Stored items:
BEGIN

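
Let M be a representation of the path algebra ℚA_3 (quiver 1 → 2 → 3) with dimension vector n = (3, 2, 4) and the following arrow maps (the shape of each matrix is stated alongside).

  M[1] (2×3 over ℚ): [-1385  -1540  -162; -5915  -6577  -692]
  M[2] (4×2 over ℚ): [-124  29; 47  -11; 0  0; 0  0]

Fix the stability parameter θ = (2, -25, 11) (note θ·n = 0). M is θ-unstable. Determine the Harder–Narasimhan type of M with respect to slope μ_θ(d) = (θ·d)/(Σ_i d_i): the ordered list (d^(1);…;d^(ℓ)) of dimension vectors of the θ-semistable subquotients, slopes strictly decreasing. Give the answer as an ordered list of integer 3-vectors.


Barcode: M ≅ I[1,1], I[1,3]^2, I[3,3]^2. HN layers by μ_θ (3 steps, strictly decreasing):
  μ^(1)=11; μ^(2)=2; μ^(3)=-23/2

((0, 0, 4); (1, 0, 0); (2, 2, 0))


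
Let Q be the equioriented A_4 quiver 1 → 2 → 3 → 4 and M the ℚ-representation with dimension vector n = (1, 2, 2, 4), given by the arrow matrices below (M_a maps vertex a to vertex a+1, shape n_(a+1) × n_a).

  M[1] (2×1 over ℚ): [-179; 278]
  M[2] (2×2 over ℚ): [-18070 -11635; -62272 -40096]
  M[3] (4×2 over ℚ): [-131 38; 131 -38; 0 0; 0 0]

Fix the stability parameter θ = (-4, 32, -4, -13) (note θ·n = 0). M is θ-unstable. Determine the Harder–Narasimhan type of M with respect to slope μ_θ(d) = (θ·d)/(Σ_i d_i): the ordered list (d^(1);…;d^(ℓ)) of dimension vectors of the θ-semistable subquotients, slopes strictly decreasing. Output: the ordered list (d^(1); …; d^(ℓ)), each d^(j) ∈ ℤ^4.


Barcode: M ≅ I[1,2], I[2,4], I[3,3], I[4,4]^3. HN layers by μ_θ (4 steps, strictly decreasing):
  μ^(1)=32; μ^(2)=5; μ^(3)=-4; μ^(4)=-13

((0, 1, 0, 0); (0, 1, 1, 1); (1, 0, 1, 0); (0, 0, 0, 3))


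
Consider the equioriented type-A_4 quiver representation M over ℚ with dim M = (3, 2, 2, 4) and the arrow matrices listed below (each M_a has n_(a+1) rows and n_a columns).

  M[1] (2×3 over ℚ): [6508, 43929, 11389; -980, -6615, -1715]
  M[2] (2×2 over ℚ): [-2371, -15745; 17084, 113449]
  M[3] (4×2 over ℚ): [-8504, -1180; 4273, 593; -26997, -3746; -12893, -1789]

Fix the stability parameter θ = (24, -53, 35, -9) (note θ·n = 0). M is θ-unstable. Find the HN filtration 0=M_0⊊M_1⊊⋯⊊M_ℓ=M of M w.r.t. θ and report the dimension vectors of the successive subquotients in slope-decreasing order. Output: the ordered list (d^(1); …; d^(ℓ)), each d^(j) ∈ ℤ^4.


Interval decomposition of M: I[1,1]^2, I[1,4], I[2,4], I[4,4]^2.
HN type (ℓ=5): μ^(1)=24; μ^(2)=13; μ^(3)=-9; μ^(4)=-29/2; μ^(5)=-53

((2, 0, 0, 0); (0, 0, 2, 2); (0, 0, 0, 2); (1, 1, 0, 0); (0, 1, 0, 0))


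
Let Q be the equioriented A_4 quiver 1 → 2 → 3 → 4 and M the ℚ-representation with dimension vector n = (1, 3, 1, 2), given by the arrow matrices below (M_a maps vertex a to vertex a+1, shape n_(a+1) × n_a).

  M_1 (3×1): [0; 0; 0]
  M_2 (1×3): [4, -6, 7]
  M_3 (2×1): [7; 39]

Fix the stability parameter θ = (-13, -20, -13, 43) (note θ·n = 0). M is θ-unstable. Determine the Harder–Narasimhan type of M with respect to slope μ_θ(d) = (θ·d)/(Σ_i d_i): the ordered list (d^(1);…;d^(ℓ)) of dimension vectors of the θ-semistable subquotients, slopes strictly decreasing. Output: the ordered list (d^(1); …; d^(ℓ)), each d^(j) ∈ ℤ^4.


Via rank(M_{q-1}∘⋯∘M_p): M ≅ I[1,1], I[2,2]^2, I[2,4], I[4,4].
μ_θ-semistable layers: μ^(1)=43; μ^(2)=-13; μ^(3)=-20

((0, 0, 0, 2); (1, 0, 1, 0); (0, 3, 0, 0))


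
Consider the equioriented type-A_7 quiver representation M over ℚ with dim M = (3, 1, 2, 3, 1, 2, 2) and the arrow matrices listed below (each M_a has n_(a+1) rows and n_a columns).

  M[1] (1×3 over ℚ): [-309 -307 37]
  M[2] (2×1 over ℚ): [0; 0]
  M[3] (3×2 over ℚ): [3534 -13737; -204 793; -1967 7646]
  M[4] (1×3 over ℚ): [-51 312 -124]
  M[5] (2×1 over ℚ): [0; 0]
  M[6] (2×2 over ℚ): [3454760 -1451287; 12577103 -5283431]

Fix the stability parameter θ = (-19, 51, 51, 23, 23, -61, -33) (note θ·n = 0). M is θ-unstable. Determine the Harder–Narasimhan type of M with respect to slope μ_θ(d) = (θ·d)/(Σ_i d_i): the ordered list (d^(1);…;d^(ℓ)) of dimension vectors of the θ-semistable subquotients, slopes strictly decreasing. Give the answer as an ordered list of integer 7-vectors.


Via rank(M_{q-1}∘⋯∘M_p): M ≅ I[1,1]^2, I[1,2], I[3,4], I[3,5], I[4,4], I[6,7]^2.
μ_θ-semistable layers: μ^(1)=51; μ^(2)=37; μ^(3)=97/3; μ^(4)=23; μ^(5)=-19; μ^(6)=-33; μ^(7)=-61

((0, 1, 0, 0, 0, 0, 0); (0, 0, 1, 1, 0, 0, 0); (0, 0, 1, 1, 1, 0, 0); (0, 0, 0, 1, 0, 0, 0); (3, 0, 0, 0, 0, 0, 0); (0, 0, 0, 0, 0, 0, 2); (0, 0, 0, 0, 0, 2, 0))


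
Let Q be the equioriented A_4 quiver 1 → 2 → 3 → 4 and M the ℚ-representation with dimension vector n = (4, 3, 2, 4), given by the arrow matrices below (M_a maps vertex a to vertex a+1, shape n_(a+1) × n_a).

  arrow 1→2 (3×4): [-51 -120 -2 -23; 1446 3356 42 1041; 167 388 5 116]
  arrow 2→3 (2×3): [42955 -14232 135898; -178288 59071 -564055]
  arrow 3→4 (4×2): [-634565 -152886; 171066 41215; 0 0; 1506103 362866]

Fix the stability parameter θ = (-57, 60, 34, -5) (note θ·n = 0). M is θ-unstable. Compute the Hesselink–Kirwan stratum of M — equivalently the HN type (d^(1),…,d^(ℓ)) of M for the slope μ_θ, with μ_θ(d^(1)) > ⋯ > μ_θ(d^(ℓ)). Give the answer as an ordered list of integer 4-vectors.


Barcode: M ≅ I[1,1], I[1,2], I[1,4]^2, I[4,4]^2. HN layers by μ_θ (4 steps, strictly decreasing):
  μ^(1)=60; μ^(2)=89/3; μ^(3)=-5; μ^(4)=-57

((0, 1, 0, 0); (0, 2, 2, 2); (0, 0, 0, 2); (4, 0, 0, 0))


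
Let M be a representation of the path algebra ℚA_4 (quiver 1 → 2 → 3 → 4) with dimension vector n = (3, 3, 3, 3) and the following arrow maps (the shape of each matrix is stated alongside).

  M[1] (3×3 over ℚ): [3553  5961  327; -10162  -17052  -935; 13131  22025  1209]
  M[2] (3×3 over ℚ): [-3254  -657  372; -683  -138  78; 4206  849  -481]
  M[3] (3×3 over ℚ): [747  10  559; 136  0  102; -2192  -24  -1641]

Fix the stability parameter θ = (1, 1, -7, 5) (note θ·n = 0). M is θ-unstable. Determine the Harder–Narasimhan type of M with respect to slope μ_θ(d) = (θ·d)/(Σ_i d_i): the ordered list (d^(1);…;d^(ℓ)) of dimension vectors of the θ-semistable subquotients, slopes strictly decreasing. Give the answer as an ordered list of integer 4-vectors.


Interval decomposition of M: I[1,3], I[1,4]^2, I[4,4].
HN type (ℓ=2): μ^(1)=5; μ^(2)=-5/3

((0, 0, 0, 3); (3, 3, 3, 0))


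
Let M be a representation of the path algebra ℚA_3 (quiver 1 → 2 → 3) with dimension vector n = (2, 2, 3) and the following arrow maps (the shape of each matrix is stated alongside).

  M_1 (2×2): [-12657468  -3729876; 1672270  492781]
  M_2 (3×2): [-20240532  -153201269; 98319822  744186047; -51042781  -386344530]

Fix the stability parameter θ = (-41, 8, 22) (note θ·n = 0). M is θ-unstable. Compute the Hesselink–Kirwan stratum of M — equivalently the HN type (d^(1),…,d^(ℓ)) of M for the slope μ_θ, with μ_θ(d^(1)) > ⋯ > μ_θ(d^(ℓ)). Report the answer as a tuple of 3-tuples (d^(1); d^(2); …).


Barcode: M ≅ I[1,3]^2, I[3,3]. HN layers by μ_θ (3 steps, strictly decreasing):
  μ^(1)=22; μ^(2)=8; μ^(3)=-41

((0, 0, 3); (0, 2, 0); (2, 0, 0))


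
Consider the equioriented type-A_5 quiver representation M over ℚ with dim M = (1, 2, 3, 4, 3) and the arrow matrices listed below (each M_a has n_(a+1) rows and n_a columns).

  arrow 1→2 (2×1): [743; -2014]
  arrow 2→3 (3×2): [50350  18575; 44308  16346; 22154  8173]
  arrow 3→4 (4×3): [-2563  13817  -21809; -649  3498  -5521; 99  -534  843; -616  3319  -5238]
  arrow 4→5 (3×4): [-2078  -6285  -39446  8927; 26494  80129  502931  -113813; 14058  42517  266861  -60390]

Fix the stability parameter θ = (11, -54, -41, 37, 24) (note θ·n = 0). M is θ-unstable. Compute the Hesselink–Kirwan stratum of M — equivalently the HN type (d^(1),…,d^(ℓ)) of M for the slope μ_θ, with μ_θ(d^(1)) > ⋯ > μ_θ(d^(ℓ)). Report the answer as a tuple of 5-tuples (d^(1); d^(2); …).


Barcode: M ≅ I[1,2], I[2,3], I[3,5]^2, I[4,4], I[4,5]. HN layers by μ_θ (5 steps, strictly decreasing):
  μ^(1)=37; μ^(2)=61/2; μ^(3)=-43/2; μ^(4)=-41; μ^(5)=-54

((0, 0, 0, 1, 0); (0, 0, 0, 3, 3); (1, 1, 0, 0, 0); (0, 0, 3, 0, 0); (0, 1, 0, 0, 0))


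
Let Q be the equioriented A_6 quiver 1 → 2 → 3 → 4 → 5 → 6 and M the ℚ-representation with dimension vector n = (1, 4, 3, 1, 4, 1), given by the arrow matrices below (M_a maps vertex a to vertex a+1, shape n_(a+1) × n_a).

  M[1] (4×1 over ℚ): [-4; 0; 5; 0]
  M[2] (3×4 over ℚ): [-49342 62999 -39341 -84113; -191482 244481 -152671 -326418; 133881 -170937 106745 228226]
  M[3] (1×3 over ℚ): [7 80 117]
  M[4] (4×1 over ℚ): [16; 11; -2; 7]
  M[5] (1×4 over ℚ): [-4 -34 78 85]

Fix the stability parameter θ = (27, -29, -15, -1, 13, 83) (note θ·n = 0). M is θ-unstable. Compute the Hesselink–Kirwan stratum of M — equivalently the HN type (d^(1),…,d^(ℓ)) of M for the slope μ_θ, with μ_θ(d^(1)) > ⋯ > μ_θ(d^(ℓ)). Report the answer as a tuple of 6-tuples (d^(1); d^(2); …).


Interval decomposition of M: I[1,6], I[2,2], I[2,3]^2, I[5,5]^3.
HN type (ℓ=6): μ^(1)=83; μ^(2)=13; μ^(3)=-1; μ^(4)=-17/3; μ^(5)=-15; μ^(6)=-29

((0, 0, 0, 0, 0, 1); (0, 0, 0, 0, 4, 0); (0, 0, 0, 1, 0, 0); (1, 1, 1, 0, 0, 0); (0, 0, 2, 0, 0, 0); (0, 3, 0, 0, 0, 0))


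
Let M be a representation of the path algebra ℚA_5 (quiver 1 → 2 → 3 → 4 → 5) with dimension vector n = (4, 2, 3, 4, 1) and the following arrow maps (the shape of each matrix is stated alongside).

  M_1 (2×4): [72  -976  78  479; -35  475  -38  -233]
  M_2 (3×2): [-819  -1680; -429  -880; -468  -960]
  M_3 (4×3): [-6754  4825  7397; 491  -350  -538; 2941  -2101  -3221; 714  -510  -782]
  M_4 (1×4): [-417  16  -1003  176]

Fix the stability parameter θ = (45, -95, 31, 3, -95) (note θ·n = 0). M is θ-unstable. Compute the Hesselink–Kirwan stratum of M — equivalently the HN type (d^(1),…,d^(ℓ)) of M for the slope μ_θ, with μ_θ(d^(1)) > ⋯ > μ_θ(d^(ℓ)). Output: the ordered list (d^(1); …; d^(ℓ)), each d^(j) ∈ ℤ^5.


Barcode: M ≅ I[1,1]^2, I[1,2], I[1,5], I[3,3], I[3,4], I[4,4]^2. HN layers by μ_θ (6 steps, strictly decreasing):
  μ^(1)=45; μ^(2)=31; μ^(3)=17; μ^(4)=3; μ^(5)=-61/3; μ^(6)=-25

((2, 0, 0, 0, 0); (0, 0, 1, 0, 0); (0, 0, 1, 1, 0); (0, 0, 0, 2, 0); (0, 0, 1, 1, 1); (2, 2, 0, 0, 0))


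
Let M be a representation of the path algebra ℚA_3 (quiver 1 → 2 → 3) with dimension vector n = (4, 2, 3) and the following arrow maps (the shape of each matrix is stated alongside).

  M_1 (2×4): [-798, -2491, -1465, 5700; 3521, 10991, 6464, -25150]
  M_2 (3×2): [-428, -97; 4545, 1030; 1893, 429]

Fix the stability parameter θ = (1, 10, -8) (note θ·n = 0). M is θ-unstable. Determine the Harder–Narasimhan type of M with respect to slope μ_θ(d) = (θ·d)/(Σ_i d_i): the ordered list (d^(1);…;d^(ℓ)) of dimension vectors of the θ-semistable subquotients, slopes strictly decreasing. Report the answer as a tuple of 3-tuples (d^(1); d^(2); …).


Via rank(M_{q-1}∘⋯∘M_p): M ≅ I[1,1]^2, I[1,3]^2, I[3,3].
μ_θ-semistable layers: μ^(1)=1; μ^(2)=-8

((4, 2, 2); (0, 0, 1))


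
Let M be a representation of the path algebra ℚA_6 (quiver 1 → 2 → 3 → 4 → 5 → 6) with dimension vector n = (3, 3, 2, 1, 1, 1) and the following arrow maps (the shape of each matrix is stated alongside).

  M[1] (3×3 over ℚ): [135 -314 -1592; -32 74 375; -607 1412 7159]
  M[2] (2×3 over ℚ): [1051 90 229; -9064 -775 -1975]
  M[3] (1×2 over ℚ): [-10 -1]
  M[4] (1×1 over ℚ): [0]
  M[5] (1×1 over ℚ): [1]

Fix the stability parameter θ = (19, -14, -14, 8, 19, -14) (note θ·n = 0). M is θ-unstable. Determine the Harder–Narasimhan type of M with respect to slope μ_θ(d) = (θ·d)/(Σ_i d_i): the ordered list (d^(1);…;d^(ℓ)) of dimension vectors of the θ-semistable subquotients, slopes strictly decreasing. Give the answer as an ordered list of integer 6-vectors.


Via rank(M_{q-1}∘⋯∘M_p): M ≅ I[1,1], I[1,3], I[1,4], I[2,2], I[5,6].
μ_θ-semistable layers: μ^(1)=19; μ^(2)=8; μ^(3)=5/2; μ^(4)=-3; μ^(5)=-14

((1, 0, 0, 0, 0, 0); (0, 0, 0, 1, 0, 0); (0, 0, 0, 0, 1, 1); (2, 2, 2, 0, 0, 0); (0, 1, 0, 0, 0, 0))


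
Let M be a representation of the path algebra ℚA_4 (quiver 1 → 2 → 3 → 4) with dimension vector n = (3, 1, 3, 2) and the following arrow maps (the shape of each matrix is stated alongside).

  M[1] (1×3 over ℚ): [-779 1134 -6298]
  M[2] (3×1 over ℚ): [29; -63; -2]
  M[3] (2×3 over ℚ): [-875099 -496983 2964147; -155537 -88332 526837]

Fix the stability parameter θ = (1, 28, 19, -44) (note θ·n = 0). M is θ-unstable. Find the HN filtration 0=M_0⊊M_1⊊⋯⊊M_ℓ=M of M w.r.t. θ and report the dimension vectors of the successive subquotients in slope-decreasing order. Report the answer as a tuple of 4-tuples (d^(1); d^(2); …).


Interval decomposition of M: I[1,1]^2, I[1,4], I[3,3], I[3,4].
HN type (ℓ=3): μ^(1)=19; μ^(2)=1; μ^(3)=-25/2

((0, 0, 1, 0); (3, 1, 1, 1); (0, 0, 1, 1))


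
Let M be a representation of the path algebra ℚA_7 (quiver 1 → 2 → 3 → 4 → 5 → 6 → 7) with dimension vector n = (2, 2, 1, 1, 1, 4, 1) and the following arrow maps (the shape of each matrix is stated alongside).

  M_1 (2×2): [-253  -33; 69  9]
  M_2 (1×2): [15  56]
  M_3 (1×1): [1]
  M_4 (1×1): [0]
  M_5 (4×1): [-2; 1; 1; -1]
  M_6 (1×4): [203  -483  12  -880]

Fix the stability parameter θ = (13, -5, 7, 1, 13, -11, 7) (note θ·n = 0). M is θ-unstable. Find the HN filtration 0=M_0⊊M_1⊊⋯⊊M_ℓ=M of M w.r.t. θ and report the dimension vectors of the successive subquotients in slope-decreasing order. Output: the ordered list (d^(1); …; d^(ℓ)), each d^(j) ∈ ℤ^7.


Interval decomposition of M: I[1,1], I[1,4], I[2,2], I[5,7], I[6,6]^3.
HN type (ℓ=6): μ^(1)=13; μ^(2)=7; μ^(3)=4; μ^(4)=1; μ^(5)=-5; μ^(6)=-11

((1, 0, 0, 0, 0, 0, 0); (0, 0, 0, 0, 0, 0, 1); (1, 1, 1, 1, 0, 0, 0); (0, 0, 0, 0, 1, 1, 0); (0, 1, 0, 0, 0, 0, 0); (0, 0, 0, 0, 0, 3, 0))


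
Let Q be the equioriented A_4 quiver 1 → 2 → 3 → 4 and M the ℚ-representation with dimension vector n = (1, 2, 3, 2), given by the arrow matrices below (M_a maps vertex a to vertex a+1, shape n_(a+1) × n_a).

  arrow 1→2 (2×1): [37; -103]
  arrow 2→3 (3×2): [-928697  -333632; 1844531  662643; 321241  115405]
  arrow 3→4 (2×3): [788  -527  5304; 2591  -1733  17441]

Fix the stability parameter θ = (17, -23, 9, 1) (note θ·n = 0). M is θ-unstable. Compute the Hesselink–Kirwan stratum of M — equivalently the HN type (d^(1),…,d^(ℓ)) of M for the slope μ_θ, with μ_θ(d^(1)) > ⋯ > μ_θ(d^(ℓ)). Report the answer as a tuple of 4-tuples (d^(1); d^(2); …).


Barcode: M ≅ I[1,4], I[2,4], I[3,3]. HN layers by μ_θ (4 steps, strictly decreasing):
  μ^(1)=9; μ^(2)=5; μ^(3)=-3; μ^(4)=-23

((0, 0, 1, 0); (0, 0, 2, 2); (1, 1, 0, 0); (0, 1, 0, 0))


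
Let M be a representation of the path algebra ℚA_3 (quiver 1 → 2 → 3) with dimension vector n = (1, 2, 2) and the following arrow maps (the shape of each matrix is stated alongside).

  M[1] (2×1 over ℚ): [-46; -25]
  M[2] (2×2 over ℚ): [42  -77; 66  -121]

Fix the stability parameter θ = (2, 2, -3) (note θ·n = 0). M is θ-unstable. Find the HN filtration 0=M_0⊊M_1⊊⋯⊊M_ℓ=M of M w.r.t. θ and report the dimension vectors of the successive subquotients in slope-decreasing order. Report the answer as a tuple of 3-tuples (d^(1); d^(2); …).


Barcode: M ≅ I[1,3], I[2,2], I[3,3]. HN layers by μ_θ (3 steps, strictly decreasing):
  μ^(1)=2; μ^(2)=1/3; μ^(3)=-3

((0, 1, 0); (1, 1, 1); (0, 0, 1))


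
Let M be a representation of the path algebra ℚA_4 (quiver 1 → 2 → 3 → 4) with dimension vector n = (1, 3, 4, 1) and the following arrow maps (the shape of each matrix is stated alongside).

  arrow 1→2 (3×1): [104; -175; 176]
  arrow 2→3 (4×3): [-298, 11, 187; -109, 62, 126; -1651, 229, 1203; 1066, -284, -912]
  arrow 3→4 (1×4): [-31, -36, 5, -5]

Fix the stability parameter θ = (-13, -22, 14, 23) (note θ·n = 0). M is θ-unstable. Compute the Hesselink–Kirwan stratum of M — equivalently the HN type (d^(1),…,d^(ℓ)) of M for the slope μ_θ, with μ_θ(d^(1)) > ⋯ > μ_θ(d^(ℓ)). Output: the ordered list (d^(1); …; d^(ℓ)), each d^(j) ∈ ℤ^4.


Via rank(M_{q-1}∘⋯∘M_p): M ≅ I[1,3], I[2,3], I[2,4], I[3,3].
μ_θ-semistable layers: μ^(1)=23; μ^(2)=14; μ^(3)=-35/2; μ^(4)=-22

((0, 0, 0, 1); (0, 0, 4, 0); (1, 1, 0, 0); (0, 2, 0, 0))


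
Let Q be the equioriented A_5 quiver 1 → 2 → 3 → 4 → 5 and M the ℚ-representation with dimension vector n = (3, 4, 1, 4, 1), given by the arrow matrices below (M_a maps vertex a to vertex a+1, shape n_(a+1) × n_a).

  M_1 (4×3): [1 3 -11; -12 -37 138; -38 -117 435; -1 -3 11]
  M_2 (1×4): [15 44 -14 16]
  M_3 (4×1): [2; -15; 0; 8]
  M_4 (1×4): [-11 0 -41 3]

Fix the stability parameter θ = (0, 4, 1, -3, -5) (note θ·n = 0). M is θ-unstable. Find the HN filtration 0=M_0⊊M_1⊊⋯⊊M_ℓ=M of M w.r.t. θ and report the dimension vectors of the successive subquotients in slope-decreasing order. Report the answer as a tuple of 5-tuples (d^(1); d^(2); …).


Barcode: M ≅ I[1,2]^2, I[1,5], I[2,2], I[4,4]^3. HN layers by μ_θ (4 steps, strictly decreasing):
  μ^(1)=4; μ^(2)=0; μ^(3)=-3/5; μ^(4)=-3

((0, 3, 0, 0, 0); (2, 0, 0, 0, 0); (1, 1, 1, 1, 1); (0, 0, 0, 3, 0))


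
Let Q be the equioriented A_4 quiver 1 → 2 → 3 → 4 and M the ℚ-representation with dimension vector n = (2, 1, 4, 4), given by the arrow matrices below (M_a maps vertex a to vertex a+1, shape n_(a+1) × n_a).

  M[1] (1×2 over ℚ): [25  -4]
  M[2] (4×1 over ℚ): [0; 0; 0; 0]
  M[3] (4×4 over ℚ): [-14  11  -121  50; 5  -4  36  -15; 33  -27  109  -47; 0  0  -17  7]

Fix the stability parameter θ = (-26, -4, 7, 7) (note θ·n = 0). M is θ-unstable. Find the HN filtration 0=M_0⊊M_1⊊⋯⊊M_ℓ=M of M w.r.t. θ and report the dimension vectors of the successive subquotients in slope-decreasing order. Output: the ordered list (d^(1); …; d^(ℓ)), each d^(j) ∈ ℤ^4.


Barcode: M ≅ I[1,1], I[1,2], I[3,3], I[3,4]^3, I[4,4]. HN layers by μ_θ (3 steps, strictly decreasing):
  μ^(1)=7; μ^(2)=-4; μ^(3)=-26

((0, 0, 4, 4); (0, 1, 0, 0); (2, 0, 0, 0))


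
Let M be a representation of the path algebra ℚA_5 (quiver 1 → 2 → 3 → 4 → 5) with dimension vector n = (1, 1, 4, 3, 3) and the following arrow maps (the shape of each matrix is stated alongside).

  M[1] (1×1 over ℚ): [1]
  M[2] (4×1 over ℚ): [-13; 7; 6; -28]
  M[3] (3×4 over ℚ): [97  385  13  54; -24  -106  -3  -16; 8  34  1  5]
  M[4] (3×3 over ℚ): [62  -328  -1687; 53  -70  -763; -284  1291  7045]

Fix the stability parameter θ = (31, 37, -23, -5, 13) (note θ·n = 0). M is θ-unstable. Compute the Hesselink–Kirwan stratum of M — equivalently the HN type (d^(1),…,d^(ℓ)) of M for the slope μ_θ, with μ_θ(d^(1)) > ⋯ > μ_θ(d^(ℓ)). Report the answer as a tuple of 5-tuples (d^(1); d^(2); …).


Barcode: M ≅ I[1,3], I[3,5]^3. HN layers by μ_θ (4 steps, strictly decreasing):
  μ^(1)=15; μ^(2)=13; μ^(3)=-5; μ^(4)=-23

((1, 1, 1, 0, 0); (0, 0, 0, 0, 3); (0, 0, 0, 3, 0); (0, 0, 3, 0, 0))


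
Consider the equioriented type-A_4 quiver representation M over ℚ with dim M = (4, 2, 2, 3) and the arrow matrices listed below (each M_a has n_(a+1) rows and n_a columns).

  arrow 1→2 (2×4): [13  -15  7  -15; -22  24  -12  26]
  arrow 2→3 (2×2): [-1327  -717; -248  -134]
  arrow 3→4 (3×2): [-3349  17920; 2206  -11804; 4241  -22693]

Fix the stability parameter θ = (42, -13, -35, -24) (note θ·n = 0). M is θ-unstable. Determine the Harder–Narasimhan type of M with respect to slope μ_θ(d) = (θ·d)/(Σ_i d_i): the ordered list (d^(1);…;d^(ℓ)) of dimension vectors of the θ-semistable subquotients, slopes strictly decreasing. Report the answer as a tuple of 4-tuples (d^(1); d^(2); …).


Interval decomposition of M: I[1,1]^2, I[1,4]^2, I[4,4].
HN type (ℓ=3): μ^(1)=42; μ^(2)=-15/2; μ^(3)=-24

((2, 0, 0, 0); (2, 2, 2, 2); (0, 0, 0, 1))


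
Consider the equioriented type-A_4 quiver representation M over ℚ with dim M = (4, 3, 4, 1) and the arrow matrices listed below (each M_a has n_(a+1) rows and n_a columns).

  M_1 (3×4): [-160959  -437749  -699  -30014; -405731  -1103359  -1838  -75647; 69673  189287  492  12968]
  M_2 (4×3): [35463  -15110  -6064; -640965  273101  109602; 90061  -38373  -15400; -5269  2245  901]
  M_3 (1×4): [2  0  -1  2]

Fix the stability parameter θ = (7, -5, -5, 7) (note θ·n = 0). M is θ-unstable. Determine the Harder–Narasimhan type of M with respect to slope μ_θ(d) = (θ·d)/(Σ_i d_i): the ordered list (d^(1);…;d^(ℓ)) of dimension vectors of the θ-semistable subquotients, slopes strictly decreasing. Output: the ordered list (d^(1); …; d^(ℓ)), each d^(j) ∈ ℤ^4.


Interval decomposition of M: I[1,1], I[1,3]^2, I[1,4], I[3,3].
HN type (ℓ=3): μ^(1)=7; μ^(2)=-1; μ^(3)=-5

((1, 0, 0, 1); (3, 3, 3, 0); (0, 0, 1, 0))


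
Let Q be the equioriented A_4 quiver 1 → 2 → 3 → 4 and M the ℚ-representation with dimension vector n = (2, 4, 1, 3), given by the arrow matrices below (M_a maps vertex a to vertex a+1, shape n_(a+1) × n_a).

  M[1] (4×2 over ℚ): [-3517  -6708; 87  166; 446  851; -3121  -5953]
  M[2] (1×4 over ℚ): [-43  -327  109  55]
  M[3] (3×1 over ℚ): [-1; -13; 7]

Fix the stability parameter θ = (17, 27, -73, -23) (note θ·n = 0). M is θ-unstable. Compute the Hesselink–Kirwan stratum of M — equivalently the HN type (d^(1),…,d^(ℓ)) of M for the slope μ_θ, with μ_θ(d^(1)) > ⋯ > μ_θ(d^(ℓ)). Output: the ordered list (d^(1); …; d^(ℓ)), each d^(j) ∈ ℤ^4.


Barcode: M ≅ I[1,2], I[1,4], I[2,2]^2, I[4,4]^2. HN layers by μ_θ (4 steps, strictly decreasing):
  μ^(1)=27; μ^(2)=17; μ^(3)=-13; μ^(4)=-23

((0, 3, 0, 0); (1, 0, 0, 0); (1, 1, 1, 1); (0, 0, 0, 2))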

END

■ **ACTIVITY**: Using the data above, reproduce exactly the lines from the line that contains "of integer 6-vectors." through the line that contains "M_6 (1×4): [203", including both.

■ **EXERCISE ANSWER**:
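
Fix the stability parameter θ = (19, -14, -14, 8, 19, -14) (note θ·n = 0). M is θ-unstable. Determine the Harder–Narasimhan type of M with respect to slope μ_θ(d) = (θ·d)/(Σ_i d_i): the ordered list (d^(1);…;d^(ℓ)) of dimension vectors of the θ-semistable subquotients, slopes strictly decreasing. Give the answer as an ordered list of integer 6-vectors.


Via rank(M_{q-1}∘⋯∘M_p): M ≅ I[1,1], I[1,3], I[1,4], I[2,2], I[5,6].
μ_θ-semistable layers: μ^(1)=19; μ^(2)=8; μ^(3)=5/2; μ^(4)=-3; μ^(5)=-14

((1, 0, 0, 0, 0, 0); (0, 0, 0, 1, 0, 0); (0, 0, 0, 0, 1, 1); (2, 2, 2, 0, 0, 0); (0, 1, 0, 0, 0, 0))


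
Let M be a representation of the path algebra ℚA_4 (quiver 1 → 2 → 3 → 4) with dimension vector n = (3, 1, 3, 2) and the following arrow maps (the shape of each matrix is stated alongside).

  M[1] (1×3 over ℚ): [-779 1134 -6298]
  M[2] (3×1 over ℚ): [29; -63; -2]
  M[3] (2×3 over ℚ): [-875099 -496983 2964147; -155537 -88332 526837]

Fix the stability parameter θ = (1, 28, 19, -44) (note θ·n = 0). M is θ-unstable. Find the HN filtration 0=M_0⊊M_1⊊⋯⊊M_ℓ=M of M w.r.t. θ and report the dimension vectors of the successive subquotients in slope-decreasing order. Report the answer as a tuple of 4-tuples (d^(1); d^(2); …).


Interval decomposition of M: I[1,1]^2, I[1,4], I[3,3], I[3,4].
HN type (ℓ=3): μ^(1)=19; μ^(2)=1; μ^(3)=-25/2

((0, 0, 1, 0); (3, 1, 1, 1); (0, 0, 1, 1))


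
Let M be a representation of the path algebra ℚA_7 (quiver 1 → 2 → 3 → 4 → 5 → 6 → 7) with dimension vector n = (2, 2, 1, 1, 1, 4, 1) and the following arrow maps (the shape of each matrix is stated alongside).

  M_1 (2×2): [-253  -33; 69  9]
  M_2 (1×2): [15  56]
  M_3 (1×1): [1]
  M_4 (1×1): [0]
  M_5 (4×1): [-2; 1; 1; -1]
  M_6 (1×4): [203  -483  12  -880]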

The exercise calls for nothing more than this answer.